◆ **INSTRUCTIONS FOR THE TASK**: Your response should be an exact reproduction of the data below, beginning at the line containing "- parallel combination" and ending with the final line.

◆ **EXERCISE MATERIALS**:
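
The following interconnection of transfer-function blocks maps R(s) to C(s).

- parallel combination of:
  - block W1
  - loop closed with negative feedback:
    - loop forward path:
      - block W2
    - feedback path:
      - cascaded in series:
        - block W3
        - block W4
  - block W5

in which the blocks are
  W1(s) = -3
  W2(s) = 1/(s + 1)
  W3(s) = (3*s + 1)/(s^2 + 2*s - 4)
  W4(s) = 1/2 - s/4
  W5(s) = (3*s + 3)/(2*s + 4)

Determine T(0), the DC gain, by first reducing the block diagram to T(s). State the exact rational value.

Step 1 - series reduction of W3, W4 -> (-3*s^2 + 5*s + 2)/(4*s^2 + 8*s - 16)
Step 2 - feedback reduction of W2, (W3*W4) -> (4*s^2 + 8*s - 16)/(4*s^3 + 9*s^2 - 3*s - 14)
Step 3 - reduce the parallel group W1, [W2/(1+W2*(W3*W4))], W5 -> (-12*s^4 - 55*s^3 - 40*s^2 + 69*s + 62)/(8*s^4 + 34*s^3 + 30*s^2 - 40*s - 56)
The step-3 result is T(s). Setting s = 0: T(0) = 62/(-56) = -31/28.

Final answer: -31/28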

◆ **EXERCISE OUTPUT**:
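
- parallel combination of:
  - block W1
  - loop closed with negative feedback:
    - loop forward path:
      - block W2
    - feedback path:
      - cascaded in series:
        - block W3
        - block W4
  - block W5

in which the blocks are
  W1(s) = -3
  W2(s) = 1/(s + 1)
  W3(s) = (3*s + 1)/(s^2 + 2*s - 4)
  W4(s) = 1/2 - s/4
  W5(s) = (3*s + 3)/(2*s + 4)

Determine T(0), the DC gain, by first reducing the block diagram to T(s). State the exact rational value.

Step 1 - series reduction of W3, W4 -> (-3*s^2 + 5*s + 2)/(4*s^2 + 8*s - 16)
Step 2 - feedback reduction of W2, (W3*W4) -> (4*s^2 + 8*s - 16)/(4*s^3 + 9*s^2 - 3*s - 14)
Step 3 - reduce the parallel group W1, [W2/(1+W2*(W3*W4))], W5 -> (-12*s^4 - 55*s^3 - 40*s^2 + 69*s + 62)/(8*s^4 + 34*s^3 + 30*s^2 - 40*s - 56)
The step-3 result is T(s). Setting s = 0: T(0) = 62/(-56) = -31/28.

Final answer: -31/28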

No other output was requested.